[Stored data]
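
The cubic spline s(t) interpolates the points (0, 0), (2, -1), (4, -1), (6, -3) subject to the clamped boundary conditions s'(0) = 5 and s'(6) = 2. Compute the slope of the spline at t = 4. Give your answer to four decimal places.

-0.9000

Write M_i for s''(x_i). With h_i = 2, 2, 2 and divided differences Δ_i = -1/2, 0, -1, the continuity of s' gives the tridiagonal system
  2·M_0 + 8·M_1 + 2·M_2 = 6(Δ_1 - Δ_0) = 3
  2·M_1 + 8·M_2 + 2·M_3 = 6(Δ_2 - Δ_1) = -6
Clamped end conditions give two more equations: 2h_0·M_0 + h_0·M_1 = 6(Δ_0 - s'(0)) = -33 and h_2·M_2 + 2h_2·M_3 = 6(s'(6) - Δ_2) = 18.
Forward elimination and back-substitution give M_0 = -101/10, M_1 = 37/10, M_2 = -16/5, M_3 = 61/10.
On [4, 6], s'(t) = b_2 + 2c_2·(t - 4) + 3d_2·(t - 4)² with b_2 = Δ_2 - h_2(2M_2 + M_3)/6 = -9/10, c_2 = M_2/2 = -8/5, d_2 = (M_3 - M_2)/(6h_2) = 31/40. So s'(4) = -9/10.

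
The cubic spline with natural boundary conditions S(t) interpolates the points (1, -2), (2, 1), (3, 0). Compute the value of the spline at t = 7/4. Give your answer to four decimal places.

0.5781

Write M_i for S''(x_i). With h_i = 1, 1 and divided differences Δ_i = 3, -1, the continuity of S' gives the tridiagonal system
  1·M_0 + 4·M_1 + 1·M_2 = 6(Δ_1 - Δ_0) = -24
Natural end conditions: M_0 = M_2 = 0.
Hence M_0 = 0, M_1 = -6, M_2 = 0.
On [1, 2], S(t) = -2 + 4·(t - 1) + 0·(t - 1)² - 1·(t - 1)³.
With (t - 1) = 3/4: S(7/4) = 37/64.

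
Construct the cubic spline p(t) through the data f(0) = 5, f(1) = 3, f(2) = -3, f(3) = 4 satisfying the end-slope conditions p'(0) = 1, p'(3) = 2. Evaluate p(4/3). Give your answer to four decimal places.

0.3037

Write m_i for p''(x_i). With h_i = 1, 1, 1 and divided differences Δ_i = -2, -6, 7, the continuity of p' gives the tridiagonal system
  1·m_0 + 4·m_1 + 1·m_2 = 6(Δ_1 - Δ_0) = -24
  1·m_1 + 4·m_2 + 1·m_3 = 6(Δ_2 - Δ_1) = 78
Clamped end conditions give two more equations: 2h_0·m_0 + h_0·m_1 = 6(Δ_0 - p'(0)) = -18 and h_2·m_2 + 2h_2·m_3 = 6(p'(3) - Δ_2) = -30.
Forward elimination and back-substitution give m_0 = -38/15, m_1 = -194/15, m_2 = 454/15, m_3 = -452/15.
On [1, 2], p(t) = 3 - 101/15·(t - 1) - 97/15·(t - 1)² + 36/5·(t - 1)³.
With (t - 1) = 1/3: p(4/3) = 41/135.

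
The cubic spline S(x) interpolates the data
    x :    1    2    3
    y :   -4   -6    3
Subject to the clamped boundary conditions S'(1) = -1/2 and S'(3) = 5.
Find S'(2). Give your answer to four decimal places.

Let σ_i = S''(x_i). Step sizes h_i = 1, 1; slopes of the chords Δ_i = (y_(i+1) - y_i)/h_i = -2, 9.
  1·σ_0 + 4·σ_1 + 1·σ_2 = 6(Δ_1 - Δ_0) = 66
Clamped end conditions give two more equations: 2h_0·σ_0 + h_0·σ_1 = 6(Δ_0 - S'(1)) = -9 and h_1·σ_1 + 2h_1·σ_2 = 6(S'(3) - Δ_1) = -24.
Hence σ_0 = -73/4, σ_1 = 55/2, σ_2 = -103/4.
On [2, 3], S'(x) = b_1 + 2c_1·(x - 2) + 3d_1·(x - 2)² with b_1 = Δ_1 - h_1(2σ_1 + σ_2)/6 = 33/8, c_1 = σ_1/2 = 55/4, d_1 = (σ_2 - σ_1)/(6h_1) = -71/8. So S'(2) = 33/8.

4.1250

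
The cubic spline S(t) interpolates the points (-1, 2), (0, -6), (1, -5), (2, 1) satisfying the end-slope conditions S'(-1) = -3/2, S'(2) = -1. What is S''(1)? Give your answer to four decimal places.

Put σ_i = S'' at the i-th knot. Here h = (1, 1, 1) and Δ = (-8, 1, 6), so the interior equations h_(i-1)·σ_(i-1) + 2(h_(i-1)+h_i)·σ_i + h_i·σ_(i+1) = 6(Δ_i − Δ_(i-1)) read
  1·σ_0 + 4·σ_1 + 1·σ_2 = 6(Δ_1 - Δ_0) = 54
  1·σ_1 + 4·σ_2 + 1·σ_3 = 6(Δ_2 - Δ_1) = 30
Clamped end conditions give two more equations: 2h_0·σ_0 + h_0·σ_1 = 6(Δ_0 - S'(-1)) = -39 and h_2·σ_2 + 2h_2·σ_3 = 6(S'(2) - Δ_2) = -42.
Hence σ_0 = -86/3, σ_1 = 55/3, σ_2 = 28/3, σ_3 = -77/3.

9.3333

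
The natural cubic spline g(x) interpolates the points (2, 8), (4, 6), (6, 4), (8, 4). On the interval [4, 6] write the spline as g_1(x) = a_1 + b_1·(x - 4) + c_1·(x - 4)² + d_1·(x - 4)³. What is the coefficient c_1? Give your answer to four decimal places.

Put σ_i = g'' at the i-th knot. Here h = (2, 2, 2) and Δ = (-1, -1, 0), so the interior equations h_(i-1)·σ_(i-1) + 2(h_(i-1)+h_i)·σ_i + h_i·σ_(i+1) = 6(Δ_i − Δ_(i-1)) read
  2·σ_0 + 8·σ_1 + 2·σ_2 = 6(Δ_1 - Δ_0) = 0
  2·σ_1 + 8·σ_2 + 2·σ_3 = 6(Δ_2 - Δ_1) = 6
Natural end conditions: σ_0 = σ_3 = 0.
Solving the tridiagonal system: σ_0 = 0, σ_1 = -1/5, σ_2 = 4/5, σ_3 = 0.
On [4, 6], with g_1(x) = a_1 + b_1·(x - 4) + c_1·(x - 4)² + d_1·(x - 4)³: c_1 = σ_1/2 = -1/10, d_1 = (σ_2 - σ_1)/(6h_1) = 1/12, b_1 = Δ_1 - h_1(2σ_1 + σ_2)/6 = -17/15.

-0.1000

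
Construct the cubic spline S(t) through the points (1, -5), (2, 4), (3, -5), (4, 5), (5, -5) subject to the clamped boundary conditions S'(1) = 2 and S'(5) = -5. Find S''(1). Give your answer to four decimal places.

With σ_i denoting the second derivative at x_i, h_i = 1, 1, 1, 1, and Δ_i = (y_(i+1) − y_i)/h_i = 9, -9, 10, -10:
  1·σ_0 + 4·σ_1 + 1·σ_2 = 6(Δ_1 - Δ_0) = -108
  1·σ_1 + 4·σ_2 + 1·σ_3 = 6(Δ_2 - Δ_1) = 114
  1·σ_2 + 4·σ_3 + 1·σ_4 = 6(Δ_3 - Δ_2) = -120
Clamped end conditions give two more equations: 2h_0·σ_0 + h_0·σ_1 = 6(Δ_0 - S'(1)) = 42 and h_3·σ_3 + 2h_3·σ_4 = 6(S'(5) - Δ_3) = 30.
Solving the tridiagonal system: σ_0 = 1325/28, σ_1 = -737/14, σ_2 = 221/4, σ_3 = -761/14, σ_4 = 1181/28.

47.3214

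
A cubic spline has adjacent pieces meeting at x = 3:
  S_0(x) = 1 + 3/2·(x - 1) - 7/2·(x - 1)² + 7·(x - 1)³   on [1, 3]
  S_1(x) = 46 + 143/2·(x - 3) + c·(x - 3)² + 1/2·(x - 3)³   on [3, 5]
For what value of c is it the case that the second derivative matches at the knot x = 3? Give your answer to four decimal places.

38.5000

S_0''(x) = -7 + 42·(x - 1), so S_0''(3) = 77. On the right, S_1''(3) = 2c, so c = 77/2.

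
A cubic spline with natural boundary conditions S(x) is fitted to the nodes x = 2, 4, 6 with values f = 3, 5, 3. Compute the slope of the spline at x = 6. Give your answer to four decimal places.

With M_i denoting the second derivative at x_i, h_i = 2, 2, and Δ_i = (y_(i+1) − y_i)/h_i = 1, -1:
  2·M_0 + 8·M_1 + 2·M_2 = 6(Δ_1 - Δ_0) = -12
Natural end conditions: M_0 = M_2 = 0.
Solving: M_0 = 0, M_1 = -3/2, M_2 = 0.
On [4, 6], S'(x) = b_1 + 2c_1·(x - 4) + 3d_1·(x - 4)² with b_1 = Δ_1 - h_1(2M_1 + M_2)/6 = 0, c_1 = M_1/2 = -3/4, d_1 = (M_2 - M_1)/(6h_1) = 1/8. So S'(6) = -3/2.

-1.5000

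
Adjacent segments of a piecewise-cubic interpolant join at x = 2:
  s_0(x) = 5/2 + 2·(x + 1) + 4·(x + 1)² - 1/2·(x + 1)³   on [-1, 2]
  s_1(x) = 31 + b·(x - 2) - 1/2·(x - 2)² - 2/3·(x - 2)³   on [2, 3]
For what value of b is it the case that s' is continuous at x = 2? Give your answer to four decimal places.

12.5000

s_0'(x) = 2 + 8·(x + 1) - 3/2·(x + 1)², so s_0'(2) = 25/2. On the right, s_1'(2) = b, so b = 25/2.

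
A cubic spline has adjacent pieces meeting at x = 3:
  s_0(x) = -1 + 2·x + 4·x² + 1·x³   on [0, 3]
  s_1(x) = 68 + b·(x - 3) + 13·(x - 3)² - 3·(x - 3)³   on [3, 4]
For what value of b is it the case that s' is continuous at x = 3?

53

s_0'(x) = 2 + 8·x + 3·x², so s_0'(3) = 53. On the right, s_1'(3) = b, so b = 53.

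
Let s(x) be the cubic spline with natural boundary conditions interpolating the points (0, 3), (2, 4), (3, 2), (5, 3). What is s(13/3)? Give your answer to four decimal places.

Let σ_i = s''(x_i). Step sizes h_i = 2, 1, 2; slopes of the chords Δ_i = (y_(i+1) - y_i)/h_i = 1/2, -2, 1/2.
  2·σ_0 + 6·σ_1 + 1·σ_2 = 6(Δ_1 - Δ_0) = -15
  1·σ_1 + 6·σ_2 + 2·σ_3 = 6(Δ_2 - Δ_1) = 15
Natural end conditions: σ_0 = σ_3 = 0.
Hence σ_0 = 0, σ_1 = -3, σ_2 = 3, σ_3 = 0.
On [3, 5], s(x) = 2 - 3/2·(x - 3) + 3/2·(x - 3)² - 1/4·(x - 3)³.
With (x - 3) = 4/3: s(13/3) = 56/27.

2.0741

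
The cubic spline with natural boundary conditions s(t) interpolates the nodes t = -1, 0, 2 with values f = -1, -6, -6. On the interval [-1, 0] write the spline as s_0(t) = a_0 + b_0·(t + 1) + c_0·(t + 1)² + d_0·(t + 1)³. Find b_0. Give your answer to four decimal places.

Put σ_i = s'' at the i-th knot. Here h = (1, 2) and Δ = (-5, 0), so the interior equations h_(i-1)·σ_(i-1) + 2(h_(i-1)+h_i)·σ_i + h_i·σ_(i+1) = 6(Δ_i − Δ_(i-1)) read
  1·σ_0 + 6·σ_1 + 2·σ_2 = 6(Δ_1 - Δ_0) = 30
Natural end conditions: σ_0 = σ_2 = 0.
Solving the tridiagonal system: σ_0 = 0, σ_1 = 5, σ_2 = 0.
On [-1, 0], with s_0(t) = a_0 + b_0·(t + 1) + c_0·(t + 1)² + d_0·(t + 1)³: c_0 = σ_0/2 = 0, d_0 = (σ_1 - σ_0)/(6h_0) = 5/6, b_0 = Δ_0 - h_0(2σ_0 + σ_1)/6 = -35/6.

-5.8333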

Exercise requirements:
Set down, from the entries above, exactly the lines from the one with "Adjacent segments of" up to and including the one with "s_1(x) = 68", and no other lines.

Written answer:
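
Adjacent segments of a piecewise-cubic interpolant join at x = 2:
  s_0(x) = 5/2 + 2·(x + 1) + 4·(x + 1)² - 1/2·(x + 1)³   on [-1, 2]
  s_1(x) = 31 + b·(x - 2) - 1/2·(x - 2)² - 2/3·(x - 2)³   on [2, 3]
For what value of b is it the case that s' is continuous at x = 2? Give your answer to four decimal places.

12.5000

s_0'(x) = 2 + 8·(x + 1) - 3/2·(x + 1)², so s_0'(2) = 25/2. On the right, s_1'(2) = b, so b = 25/2.

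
A cubic spline has adjacent pieces meeting at x = 3:
  s_0(x) = -1 + 2·x + 4·x² + 1·x³   on [0, 3]
  s_1(x) = 68 + b·(x - 3) + 13·(x - 3)² - 3·(x - 3)³   on [3, 4]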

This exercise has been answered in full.